== THE PROBLEM ==
Would you work out how many lines below include the word "hypergeometric"? Only that number is wanted.

(Data records)
----
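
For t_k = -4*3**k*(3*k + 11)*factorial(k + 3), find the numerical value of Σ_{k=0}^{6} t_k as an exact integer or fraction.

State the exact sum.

Ratio r(k) = 3*(k + 4)*(3*k + 14)/(3*k + 11).
A = 3*k + 12, B = 1, C = k + 11/3.
Solve (3*k + 12)·f(k+1) − (1)·f(k) = k + 11/3.
Degrees (1,0,1) ⇒ d ≤ 0.
Solve for f: f(k) = 1/3 (degree 0 ≤ 0).
So s_k = (B(k−1)f/C)·t_k = (1/(3*k + 11))·t_k = -4*3**k*factorial(k + 3).
s_(k+1) − s_k = -4*3**k*(3*k + 11)*factorial(k + 3) = t_k.
Telescoping: Σ = s_(7) − s_(0) = -31744742400 − (-24) = -31744742376.

Σ = -31744742376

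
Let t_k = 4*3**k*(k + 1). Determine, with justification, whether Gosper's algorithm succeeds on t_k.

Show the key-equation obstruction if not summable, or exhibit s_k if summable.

Yes. s_k = 3**k*(2*k - 1).

The ratio is 3*(k + 2)/(k + 1).
Take A(k)=3, B(k)=1, C(k)=k + 1.
Set up (3)·f(k+1) − (1)·f(k) − (k + 1) = 0.
d = 1 from the (0,0,1) case.
Solving with deg f ≤ 1: f(k) = (2*k - 1)/4.
Get s_k = R·t_k = 3**k*(2*k - 1) with R(k) = B(k−1)f(k)/C(k) = (2*k - 1)/(4*(k + 1)).
s_(k+1) − s_k = 4*3**k*(k + 1) = t_k.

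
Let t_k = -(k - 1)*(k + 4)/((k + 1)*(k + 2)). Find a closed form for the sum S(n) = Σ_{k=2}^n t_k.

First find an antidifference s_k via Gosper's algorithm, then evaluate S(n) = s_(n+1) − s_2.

S(n) = n*(1 - n)/(n + 2)

The ratio is k*(k + 1)*(k + 5)/((k - 1)*(k + 3)*(k + 4)).
Take A(k)=k + 1, B(k)=k + 3, C(k)=k**2 + 3*k - 4.
Solve (k + 1)·f(k+1) − (k + 2)·f(k) = k**2 + 3*k - 4.
d = 2 from the (1,1,2) case.
Coefficient equations give f(k) = k*(k - 5).
R(k) = B(k−1)·f(k)/C(k) = k*(k - 5)*(k + 2)/((k - 1)*(k + 4)); s_k = R·t_k = k*(5 - k)/(k + 1).
s_(k+1) − s_k = (-k**2 - 3*k + 4)/(k**2 + 3*k + 2) = t_k.
Telescope: S(n) = s_(n+1) − s_(2) = (-n**2 + 3*n + 4)/(n + 2) − (2) = n*(1 - n)/(n + 2).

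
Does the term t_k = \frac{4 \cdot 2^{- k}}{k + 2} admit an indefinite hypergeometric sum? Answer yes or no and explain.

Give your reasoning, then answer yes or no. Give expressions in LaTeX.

The ratio is (k + 2)/(2*(k + 3)).
Take A(k)=k/2 + 1, B(k)=k + 3, C(k)=1.
Need (k/2 + 1)·f(k+1) − (k + 2)·f(k) = 1.
Degrees (1,1,0) ⇒ d ≤ -1.
deg f ≤ -1 is impossible — no certificate.

No — key equation has no polynomial f.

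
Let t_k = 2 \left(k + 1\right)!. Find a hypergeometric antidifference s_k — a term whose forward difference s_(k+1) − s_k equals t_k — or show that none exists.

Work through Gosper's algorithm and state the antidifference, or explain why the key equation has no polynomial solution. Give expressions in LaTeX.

not Gosper-summable; s_k does not exist

t_(k+1)/t_k = k + 2.
Factor: A=k + 2; B=1; C=1.
Key eq: (k + 2)·f(k+1) = (1)·f(k) + (1).
From deg A=1, deg B=0, deg C=0: d=-1.
Bound -1 < 0, so the key equation has no polynomial solution.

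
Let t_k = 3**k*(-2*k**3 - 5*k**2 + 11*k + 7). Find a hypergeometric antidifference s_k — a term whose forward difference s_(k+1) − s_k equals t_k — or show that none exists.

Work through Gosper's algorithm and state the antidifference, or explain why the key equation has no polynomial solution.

t_(k+1)/t_k = 3*(2*k**3 + 11*k**2 + 5*k - 11)/(2*k**3 + 5*k**2 - 11*k - 7).
Normal form (A,B,C) = (3, 1, k**3 + 5*k**2/2 - 11*k/2 - 7/2).
Set up (3)·f(k+1) − (1)·f(k) − (k**3 + 5*k**2/2 - 11*k/2 - 7/2) = 0.
Bound: deg f ≤ 3.
Solve for f: f(k) = (k**3 - 2*k**2 - 4*k + 4)/2 (degree 3 ≤ 3).
Then R = B(k−1)f/C = (k**3 - 2*k**2 - 4*k + 4)/(2*k**3 + 5*k**2 - 11*k - 7), so s_k = R(k)·t_k = 3**k*(-k**3 + 2*k**2 + 4*k - 4).
Verify: 3**k*(-2*k**3 - 5*k**2 + 11*k + 7) matches t_k.

s_k = 3**k*(-k**3 + 2*k**2 + 4*k - 4)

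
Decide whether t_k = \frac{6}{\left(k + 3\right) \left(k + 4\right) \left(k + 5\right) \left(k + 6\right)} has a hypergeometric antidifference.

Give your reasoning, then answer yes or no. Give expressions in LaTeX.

The ratio is (k + 3)/(k + 7).
Take A(k)=k + 3, B(k)=k + 7, C(k)=1.
Key eq: (k + 3)·f(k+1) = (k + 6)·f(k) + (1).
deg f ≤ 3 (via 1,1,0).
Solve for f: f(k) = k*(k**2 + 12*k + 47)/180 (degree 3 ≤ 3).
Then R = B(k−1)f/C = k*(k + 6)*(k**2 + 12*k + 47)/180, so s_k = R(k)·t_k = k*(k**2 + 12*k + 47)/(30*(k + 3)*(k + 4)*(k + 5)).
Δs = 6/(k**4 + 18*k**3 + 119*k**2 + 342*k + 360), as required.

Yes. s_k = \frac{k \left(k^{2} + 12 k + 47\right)}{30 \left(k + 3\right) \left(k + 4\right) \left(k + 5\right)}.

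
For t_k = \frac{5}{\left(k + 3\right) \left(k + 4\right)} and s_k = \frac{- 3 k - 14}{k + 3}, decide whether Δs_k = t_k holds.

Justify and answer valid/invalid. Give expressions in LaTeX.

s_(k+1) = (-3*k - 17)/(k + 4)
s_(k+1) − s_k = 5/(k**2 + 7*k + 12)
(s_(k+1) − s_k) − t_k = 0

Valid — Δs_k = t_k.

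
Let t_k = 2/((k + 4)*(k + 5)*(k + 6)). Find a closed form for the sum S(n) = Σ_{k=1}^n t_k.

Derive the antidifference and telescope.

Ratio r(k) = (k + 4)/(k + 7).
So A=k + 4 and B=k + 7, with C=1.
Solve (k + 4)·f(k+1) − (k + 6)·f(k) = 1.
d = 2 from the (1,1,0) case.
Match coefficients ⇒ f(k) = k*(k + 9)/40.
R(k) = B(k−1)·f(k)/C(k) = k*(k + 6)*(k + 9)/40; s_k = R·t_k = k*(k + 9)/(20*(k + 4)*(k + 5)).
Verify: 2/(k**3 + 15*k**2 + 74*k + 120) matches t_k.
Evaluate: s_(n+1) = (n**2 + 11*n + 10)/(20*(n**2 + 11*n + 30)); subtract s_(1) = 1/60 ⇒ S(n) = n*(n + 11)/(30*(n**2 + 11*n + 30)).

S(n) = n*(n + 11)/(30*(n**2 + 11*n + 30))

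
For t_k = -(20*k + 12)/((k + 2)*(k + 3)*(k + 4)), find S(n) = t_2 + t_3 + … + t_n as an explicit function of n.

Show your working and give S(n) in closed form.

S(n) = (-33*n**2 - 31*n + 64)/(10*(n**2 + 7*n + 12))

t_(k+1)/t_k = (k + 2)*(5*k + 8)/((k + 5)*(5*k + 3)).
Take A(k)=k + 2, B(k)=k + 5, C(k)=k + 3/5.
Key eq: (k + 2)·f(k+1) = (k + 4)·f(k) + (k + 3/5).
Degrees (1,1,1) ⇒ d ≤ 2.
A polynomial solution: f(k) = k*(13*k + 5)/60.
Get s_k = R·t_k = -k*(13*k + 5)/(3*(k + 2)*(k + 3)) with R(k) = B(k−1)f(k)/C(k) = k*(k + 4)*(13*k + 5)/(12*(5*k + 3)).
s_(k+1) − s_k = 4*(-5*k - 3)/(k**3 + 9*k**2 + 26*k + 24) = t_k.
s_(n+1) = (-13*n**2 - 31*n - 18)/(3*(n**2 + 7*n + 12)) and s_(2) = -31/30, so S(n) = (-33*n**2 - 31*n + 64)/(10*(n**2 + 7*n + 12)).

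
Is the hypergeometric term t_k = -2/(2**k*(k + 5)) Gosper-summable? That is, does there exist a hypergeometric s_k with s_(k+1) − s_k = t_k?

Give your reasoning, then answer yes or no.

No. Not Gosper-summable.

Ratio r(k) = (k + 5)/(2*(k + 6)).
So A=k/2 + 5/2 and B=k + 6, with C=1.
f must satisfy (k/2 + 5/2)·f(k+1) − (k + 5)·f(k) = 1.
d = -1 from the (1,1,0) case.
Negative degree bound (-1): no f exists, t_k not Gosper-summable.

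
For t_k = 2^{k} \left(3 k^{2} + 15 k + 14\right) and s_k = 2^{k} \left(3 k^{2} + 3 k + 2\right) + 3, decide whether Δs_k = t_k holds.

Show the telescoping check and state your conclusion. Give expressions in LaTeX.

s_(k+1) = 2**(k + 1)*(3*k + 3*(k + 1)**2 + 5) + 3
s_(k+1) − s_k = 2**k*(3*k**2 + 15*k + 14)
(s_(k+1) − s_k) − t_k = 0

valid; difference matches t_k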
----
== REPLY ==
5